_Input records_

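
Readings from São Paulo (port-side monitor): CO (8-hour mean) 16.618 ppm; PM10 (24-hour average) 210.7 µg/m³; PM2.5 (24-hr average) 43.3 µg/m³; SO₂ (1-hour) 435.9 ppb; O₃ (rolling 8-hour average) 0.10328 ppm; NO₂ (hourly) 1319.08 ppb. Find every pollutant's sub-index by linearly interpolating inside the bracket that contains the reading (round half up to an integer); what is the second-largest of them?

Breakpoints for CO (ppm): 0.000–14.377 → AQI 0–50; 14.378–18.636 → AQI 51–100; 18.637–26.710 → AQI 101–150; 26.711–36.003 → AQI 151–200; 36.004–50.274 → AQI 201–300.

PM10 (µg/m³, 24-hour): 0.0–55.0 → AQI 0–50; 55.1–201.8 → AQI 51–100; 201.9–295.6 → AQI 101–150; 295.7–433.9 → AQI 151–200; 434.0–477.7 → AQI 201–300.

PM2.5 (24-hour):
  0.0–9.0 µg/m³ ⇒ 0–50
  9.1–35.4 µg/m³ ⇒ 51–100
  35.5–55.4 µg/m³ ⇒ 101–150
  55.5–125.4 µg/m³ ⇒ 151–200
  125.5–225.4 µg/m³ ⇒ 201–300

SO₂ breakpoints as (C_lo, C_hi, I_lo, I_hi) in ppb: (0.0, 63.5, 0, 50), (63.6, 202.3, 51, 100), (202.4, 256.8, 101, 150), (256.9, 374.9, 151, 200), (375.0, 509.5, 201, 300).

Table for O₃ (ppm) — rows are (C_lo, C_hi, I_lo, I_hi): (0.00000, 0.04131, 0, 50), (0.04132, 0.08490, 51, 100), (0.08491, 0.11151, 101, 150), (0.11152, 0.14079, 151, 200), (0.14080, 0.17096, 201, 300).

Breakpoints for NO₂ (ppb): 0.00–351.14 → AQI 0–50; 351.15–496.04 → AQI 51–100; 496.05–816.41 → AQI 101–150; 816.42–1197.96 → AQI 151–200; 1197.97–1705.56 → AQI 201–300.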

* * *

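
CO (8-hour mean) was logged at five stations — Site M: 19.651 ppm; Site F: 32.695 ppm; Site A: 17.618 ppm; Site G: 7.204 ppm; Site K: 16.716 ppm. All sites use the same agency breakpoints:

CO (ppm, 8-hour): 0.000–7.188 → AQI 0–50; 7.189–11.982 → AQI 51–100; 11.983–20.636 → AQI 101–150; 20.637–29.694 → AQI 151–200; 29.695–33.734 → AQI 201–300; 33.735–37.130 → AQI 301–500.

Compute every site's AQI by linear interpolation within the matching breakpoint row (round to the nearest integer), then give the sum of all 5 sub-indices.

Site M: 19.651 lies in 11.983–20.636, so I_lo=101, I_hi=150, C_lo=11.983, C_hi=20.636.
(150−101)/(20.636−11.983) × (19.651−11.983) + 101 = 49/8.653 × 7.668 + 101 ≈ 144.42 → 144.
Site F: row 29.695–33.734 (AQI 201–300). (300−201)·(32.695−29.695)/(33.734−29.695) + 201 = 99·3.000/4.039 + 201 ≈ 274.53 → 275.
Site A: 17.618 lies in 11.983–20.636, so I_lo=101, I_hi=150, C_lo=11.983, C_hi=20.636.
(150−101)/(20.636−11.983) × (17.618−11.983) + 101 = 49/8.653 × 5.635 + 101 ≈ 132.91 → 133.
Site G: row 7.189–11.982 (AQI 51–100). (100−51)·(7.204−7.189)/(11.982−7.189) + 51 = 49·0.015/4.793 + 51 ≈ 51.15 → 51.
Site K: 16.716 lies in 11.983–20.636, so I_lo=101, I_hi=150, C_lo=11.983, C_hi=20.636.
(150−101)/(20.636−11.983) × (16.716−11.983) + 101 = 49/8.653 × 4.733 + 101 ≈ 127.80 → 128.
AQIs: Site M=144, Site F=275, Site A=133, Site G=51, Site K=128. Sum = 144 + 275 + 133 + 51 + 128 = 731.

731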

...

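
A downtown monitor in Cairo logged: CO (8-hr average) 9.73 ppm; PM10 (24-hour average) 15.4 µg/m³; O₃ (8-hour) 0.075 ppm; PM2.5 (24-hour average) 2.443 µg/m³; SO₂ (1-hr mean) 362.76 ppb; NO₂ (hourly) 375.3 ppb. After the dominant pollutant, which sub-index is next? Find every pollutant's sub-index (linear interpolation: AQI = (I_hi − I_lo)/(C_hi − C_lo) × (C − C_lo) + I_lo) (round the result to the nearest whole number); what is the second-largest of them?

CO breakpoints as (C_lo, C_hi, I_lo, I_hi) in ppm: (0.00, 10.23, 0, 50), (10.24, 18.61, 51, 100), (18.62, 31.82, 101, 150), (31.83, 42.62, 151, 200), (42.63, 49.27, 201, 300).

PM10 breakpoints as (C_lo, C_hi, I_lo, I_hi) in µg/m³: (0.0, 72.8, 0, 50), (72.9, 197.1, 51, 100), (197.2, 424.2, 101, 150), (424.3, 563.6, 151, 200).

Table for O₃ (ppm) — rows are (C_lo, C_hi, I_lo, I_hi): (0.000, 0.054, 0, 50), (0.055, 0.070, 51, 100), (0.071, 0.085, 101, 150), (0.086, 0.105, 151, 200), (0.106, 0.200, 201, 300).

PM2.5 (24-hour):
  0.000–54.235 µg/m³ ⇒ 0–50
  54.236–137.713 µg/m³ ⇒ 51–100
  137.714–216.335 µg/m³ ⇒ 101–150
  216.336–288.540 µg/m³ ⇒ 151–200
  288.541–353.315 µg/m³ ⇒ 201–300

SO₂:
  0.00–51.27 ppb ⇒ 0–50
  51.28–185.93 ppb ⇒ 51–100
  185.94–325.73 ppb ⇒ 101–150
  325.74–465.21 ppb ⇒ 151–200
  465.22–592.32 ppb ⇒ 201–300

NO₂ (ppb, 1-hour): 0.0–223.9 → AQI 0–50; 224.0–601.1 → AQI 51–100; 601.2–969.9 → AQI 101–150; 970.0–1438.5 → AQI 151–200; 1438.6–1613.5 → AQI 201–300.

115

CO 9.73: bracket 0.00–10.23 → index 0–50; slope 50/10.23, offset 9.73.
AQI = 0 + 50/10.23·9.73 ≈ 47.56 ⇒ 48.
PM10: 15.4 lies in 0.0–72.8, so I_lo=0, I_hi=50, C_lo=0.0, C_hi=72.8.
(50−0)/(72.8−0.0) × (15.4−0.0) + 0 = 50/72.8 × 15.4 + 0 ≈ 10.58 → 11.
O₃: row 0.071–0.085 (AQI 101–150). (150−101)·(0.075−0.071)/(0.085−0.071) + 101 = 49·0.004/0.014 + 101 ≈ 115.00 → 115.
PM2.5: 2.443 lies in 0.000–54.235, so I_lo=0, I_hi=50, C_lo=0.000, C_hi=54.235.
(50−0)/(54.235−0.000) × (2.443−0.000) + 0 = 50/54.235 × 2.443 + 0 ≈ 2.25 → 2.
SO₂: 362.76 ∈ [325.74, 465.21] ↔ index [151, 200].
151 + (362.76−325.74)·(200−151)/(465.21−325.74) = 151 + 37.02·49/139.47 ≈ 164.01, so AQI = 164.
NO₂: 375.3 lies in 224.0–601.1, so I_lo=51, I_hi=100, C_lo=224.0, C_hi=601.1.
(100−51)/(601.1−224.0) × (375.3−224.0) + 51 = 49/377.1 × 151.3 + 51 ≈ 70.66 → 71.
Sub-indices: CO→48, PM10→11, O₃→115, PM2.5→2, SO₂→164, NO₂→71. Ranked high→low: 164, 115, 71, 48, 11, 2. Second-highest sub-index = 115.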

_Task statement_
Every line above from the line with "137.714–216.335 µg/m³ ⇒ 101–150" to the line with "465.22–592.32 ppb ⇒ 201–300" is wanted, ends included; write them out exactly and add no other line.

_Task result_
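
  137.714–216.335 µg/m³ ⇒ 101–150
  216.336–288.540 µg/m³ ⇒ 151–200
  288.541–353.315 µg/m³ ⇒ 201–300

SO₂:
  0.00–51.27 ppb ⇒ 0–50
  51.28–185.93 ppb ⇒ 51–100
  185.94–325.73 ppb ⇒ 101–150
  325.74–465.21 ppb ⇒ 151–200
  465.22–592.32 ppb ⇒ 201–300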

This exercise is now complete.